DIRECTIONS FOR THIS TASK: Copy out the records below exactly as they appear.

=== Section Start ===

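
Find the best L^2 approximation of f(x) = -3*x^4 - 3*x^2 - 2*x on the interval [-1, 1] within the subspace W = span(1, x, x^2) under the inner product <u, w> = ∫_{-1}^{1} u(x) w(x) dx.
g(x) = -39*x^2/7 - 2*x + 9/35

The best approximation g ∈ W is the orthogonal projection of f onto W. Writing g = a_0 + a_1 x + a_2 x^2, the coefficients solve the normal equations G · a = b where
  G_{ij} = <φ_i, φ_j> and b_i = <f, φ_i>, with φ_0 = 1, φ_1 = x, φ_2 = x^2.
G =
  [2, 0, 2/3]
  [0, 2/3, 0]
  [2/3, 0, 2/5],
b = (-16/5, -4/3, -72/35).
Solving gives a_0 = 9/35, a_1 = -2, a_2 = -39/7, so
  g(x) = -39*x^2/7 - 2*x + 9/35.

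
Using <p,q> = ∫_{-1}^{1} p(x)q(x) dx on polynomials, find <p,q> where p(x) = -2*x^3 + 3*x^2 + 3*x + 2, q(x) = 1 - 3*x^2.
<p,q> = -8/5

Expand the product: p(x)·q(x) = 6*x^5 - 9*x^4 - 11*x^3 - 3*x^2 + 3*x + 2.
∫_{-1}^{1} of each monomial x^k gives [2/(k+1) if k even, 0 if k odd]. Integrating term-by-term (or equivalently evaluating the antiderivative F(x) = x^6 - 9*x^5/5 - 11*x^4/4 - x^3 + 3*x^2/2 + 2*x at the endpoints):
  F(1) − F(−1) = -21/20 − (11/20) = -8/5.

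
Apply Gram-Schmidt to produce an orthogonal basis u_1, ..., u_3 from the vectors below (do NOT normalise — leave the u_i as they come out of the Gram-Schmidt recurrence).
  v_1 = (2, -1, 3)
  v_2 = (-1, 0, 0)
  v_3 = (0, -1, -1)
Orthogonal basis:
  u_1 = (2, -1, 3)
  u_2 = (-5/7, -1/7, 3/7)
  u_3 = (0, -6/5, -2/5)

Apply the Gram-Schmidt recurrence
  u_1 = v_1
  u_i = v_i − Σ_{j<i} ((v_i · u_j) / (u_j · u_j)) · u_j.

Step by step this gives:
  u_1 = (2, -1, 3)
  u_2 = (-5/7, -1/7, 3/7)
  u_3 = (0, -6/5, -2/5)

Orthogonality check:
  u_2 · u_1 = 0 (should be 0)
  u_3 · u_1 = 0 (should be 0)
  u_3 · u_2 = 0 (should be 0)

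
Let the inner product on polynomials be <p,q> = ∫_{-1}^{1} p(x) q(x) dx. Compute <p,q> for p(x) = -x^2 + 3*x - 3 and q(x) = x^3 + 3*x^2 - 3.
<p,q> = 14

Expand the product: p(x)·q(x) = -x^5 + 6*x^3 - 6*x^2 - 9*x + 9.
∫_{-1}^{1} of each monomial x^k gives [2/(k+1) if k even, 0 if k odd]. Integrating term-by-term (or equivalently evaluating the antiderivative F(x) = -x^6/6 + 3*x^4/2 - 2*x^3 - 9*x^2/2 + 9*x at the endpoints):
  F(1) − F(−1) = 23/6 − (-61/6) = 14.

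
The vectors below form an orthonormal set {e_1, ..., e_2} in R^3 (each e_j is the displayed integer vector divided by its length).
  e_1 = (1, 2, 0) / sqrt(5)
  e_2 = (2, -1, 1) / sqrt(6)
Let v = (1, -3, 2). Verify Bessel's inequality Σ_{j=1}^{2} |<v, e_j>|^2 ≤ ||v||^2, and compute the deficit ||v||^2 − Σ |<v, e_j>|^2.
Σ |<v, e_j>|^2 = 79/6; ||v||^2 = 14; deficit = 5/6

Write each e_j = u_j / sqrt(<u_j, u_j>) where u_j is the displayed integer vector. Then <v, e_j> = <v, u_j> / sqrt(<u_j, u_j>), so |<v, e_j>|^2 = <v, u_j>^2 / <u_j, u_j>.
Coefficients: <v, e_1> = -5/sqrt(5), <v, e_2> = 7/sqrt(6).
Square and sum: Σ |<v, e_j>|^2 = 79/6.
Compute ||v||^2 = v·v = 14.
Deficit = 14 − 79/6 = 5/6 ≥ 0, confirming Bessel's inequality. (The deficit equals ||v − Σ <v,e_j> e_j||^2, the squared distance from v to span{e_j}.)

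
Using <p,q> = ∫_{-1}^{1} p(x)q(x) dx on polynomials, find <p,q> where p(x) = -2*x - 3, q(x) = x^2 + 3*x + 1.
<p,q> = -12

Expand the product: p(x)·q(x) = -2*x^3 - 9*x^2 - 11*x - 3.
∫_{-1}^{1} of each monomial x^k gives [2/(k+1) if k even, 0 if k odd]. Integrating term-by-term (or equivalently evaluating the antiderivative F(x) = -x^4/2 - 3*x^3 - 11*x^2/2 - 3*x at the endpoints):
  F(1) − F(−1) = -12 − (0) = -12.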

=== Section End ===

RESPONSE FOR THIS EXERCISE:
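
Find the best L^2 approximation of f(x) = -3*x^4 - 3*x^2 - 2*x on the interval [-1, 1] within the subspace W = span(1, x, x^2) under the inner product <u, w> = ∫_{-1}^{1} u(x) w(x) dx.
g(x) = -39*x^2/7 - 2*x + 9/35

The best approximation g ∈ W is the orthogonal projection of f onto W. Writing g = a_0 + a_1 x + a_2 x^2, the coefficients solve the normal equations G · a = b where
  G_{ij} = <φ_i, φ_j> and b_i = <f, φ_i>, with φ_0 = 1, φ_1 = x, φ_2 = x^2.
G =
  [2, 0, 2/3]
  [0, 2/3, 0]
  [2/3, 0, 2/5],
b = (-16/5, -4/3, -72/35).
Solving gives a_0 = 9/35, a_1 = -2, a_2 = -39/7, so
  g(x) = -39*x^2/7 - 2*x + 9/35.

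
Using <p,q> = ∫_{-1}^{1} p(x)q(x) dx on polynomials, find <p,q> where p(x) = -2*x^3 + 3*x^2 + 3*x + 2, q(x) = 1 - 3*x^2.
<p,q> = -8/5

Expand the product: p(x)·q(x) = 6*x^5 - 9*x^4 - 11*x^3 - 3*x^2 + 3*x + 2.
∫_{-1}^{1} of each monomial x^k gives [2/(k+1) if k even, 0 if k odd]. Integrating term-by-term (or equivalently evaluating the antiderivative F(x) = x^6 - 9*x^5/5 - 11*x^4/4 - x^3 + 3*x^2/2 + 2*x at the endpoints):
  F(1) − F(−1) = -21/20 − (11/20) = -8/5.

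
Apply Gram-Schmidt to produce an orthogonal basis u_1, ..., u_3 from the vectors below (do NOT normalise — leave the u_i as they come out of the Gram-Schmidt recurrence).
  v_1 = (2, -1, 3)
  v_2 = (-1, 0, 0)
  v_3 = (0, -1, -1)
Orthogonal basis:
  u_1 = (2, -1, 3)
  u_2 = (-5/7, -1/7, 3/7)
  u_3 = (0, -6/5, -2/5)

Apply the Gram-Schmidt recurrence
  u_1 = v_1
  u_i = v_i − Σ_{j<i} ((v_i · u_j) / (u_j · u_j)) · u_j.

Step by step this gives:
  u_1 = (2, -1, 3)
  u_2 = (-5/7, -1/7, 3/7)
  u_3 = (0, -6/5, -2/5)

Orthogonality check:
  u_2 · u_1 = 0 (should be 0)
  u_3 · u_1 = 0 (should be 0)
  u_3 · u_2 = 0 (should be 0)

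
Let the inner product on polynomials be <p,q> = ∫_{-1}^{1} p(x) q(x) dx. Compute <p,q> for p(x) = -x^2 + 3*x - 3 and q(x) = x^3 + 3*x^2 - 3.
<p,q> = 14

Expand the product: p(x)·q(x) = -x^5 + 6*x^3 - 6*x^2 - 9*x + 9.
∫_{-1}^{1} of each monomial x^k gives [2/(k+1) if k even, 0 if k odd]. Integrating term-by-term (or equivalently evaluating the antiderivative F(x) = -x^6/6 + 3*x^4/2 - 2*x^3 - 9*x^2/2 + 9*x at the endpoints):
  F(1) − F(−1) = 23/6 − (-61/6) = 14.

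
The vectors below form an orthonormal set {e_1, ..., e_2} in R^3 (each e_j is the displayed integer vector divided by its length).
  e_1 = (1, 2, 0) / sqrt(5)
  e_2 = (2, -1, 1) / sqrt(6)
Let v = (1, -3, 2). Verify Bessel's inequality Σ_{j=1}^{2} |<v, e_j>|^2 ≤ ||v||^2, and compute the deficit ||v||^2 − Σ |<v, e_j>|^2.
Σ |<v, e_j>|^2 = 79/6; ||v||^2 = 14; deficit = 5/6

Write each e_j = u_j / sqrt(<u_j, u_j>) where u_j is the displayed integer vector. Then <v, e_j> = <v, u_j> / sqrt(<u_j, u_j>), so |<v, e_j>|^2 = <v, u_j>^2 / <u_j, u_j>.
Coefficients: <v, e_1> = -5/sqrt(5), <v, e_2> = 7/sqrt(6).
Square and sum: Σ |<v, e_j>|^2 = 79/6.
Compute ||v||^2 = v·v = 14.
Deficit = 14 − 79/6 = 5/6 ≥ 0, confirming Bessel's inequality. (The deficit equals ||v − Σ <v,e_j> e_j||^2, the squared distance from v to span{e_j}.)

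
Using <p,q> = ∫_{-1}^{1} p(x)q(x) dx on polynomials, find <p,q> where p(x) = -2*x - 3, q(x) = x^2 + 3*x + 1.
<p,q> = -12

Expand the product: p(x)·q(x) = -2*x^3 - 9*x^2 - 11*x - 3.
∫_{-1}^{1} of each monomial x^k gives [2/(k+1) if k even, 0 if k odd]. Integrating term-by-term (or equivalently evaluating the antiderivative F(x) = -x^4/2 - 3*x^3 - 11*x^2/2 - 3*x at the endpoints):
  F(1) − F(−1) = -12 − (0) = -12.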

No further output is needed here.